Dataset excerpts
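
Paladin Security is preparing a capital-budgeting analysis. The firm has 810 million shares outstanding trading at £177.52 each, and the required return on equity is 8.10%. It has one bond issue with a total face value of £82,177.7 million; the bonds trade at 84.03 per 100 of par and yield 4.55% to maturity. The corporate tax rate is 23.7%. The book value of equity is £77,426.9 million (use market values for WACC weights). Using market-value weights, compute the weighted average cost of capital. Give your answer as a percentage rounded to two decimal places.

6.60%

Market value of equity E = 177.52 × 810m = 143791.2m. Market value of debt D = 82177.7m × 84.03/100 = 69053.92131m.
Total capital V = 143791.2 + 69053.92131 = 212845.12131.
Equity: weight = 143791.2/212845.12131 = 0.6756; cost = 8.1%.
Bonds outstanding: weight = 69053.92131/212845.12131 = 0.3244; after-tax cost = 4.55% × (1 − 23.7%) = 3.4716%.
WACC = 0.6756 × 8.1000% + 0.3244 × 3.4716% = 6.5984%.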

Action item
Your reply must reproduce all records above exactly.

Exercise solution
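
Paladin Security is preparing a capital-budgeting analysis. The firm has 810 million shares outstanding trading at £177.52 each, and the required return on equity is 8.10%. It has one bond issue with a total face value of £82,177.7 million; the bonds trade at 84.03 per 100 of par and yield 4.55% to maturity. The corporate tax rate is 23.7%. The book value of equity is £77,426.9 million (use market values for WACC weights). Using market-value weights, compute the weighted average cost of capital. Give your answer as a percentage rounded to two decimal places.

6.60%

Market value of equity E = 177.52 × 810m = 143791.2m. Market value of debt D = 82177.7m × 84.03/100 = 69053.92131m.
Total capital V = 143791.2 + 69053.92131 = 212845.12131.
Equity: weight = 143791.2/212845.12131 = 0.6756; cost = 8.1%.
Bonds outstanding: weight = 69053.92131/212845.12131 = 0.3244; after-tax cost = 4.55% × (1 − 23.7%) = 3.4716%.
WACC = 0.6756 × 8.1000% + 0.3244 × 3.4716% = 6.5984%.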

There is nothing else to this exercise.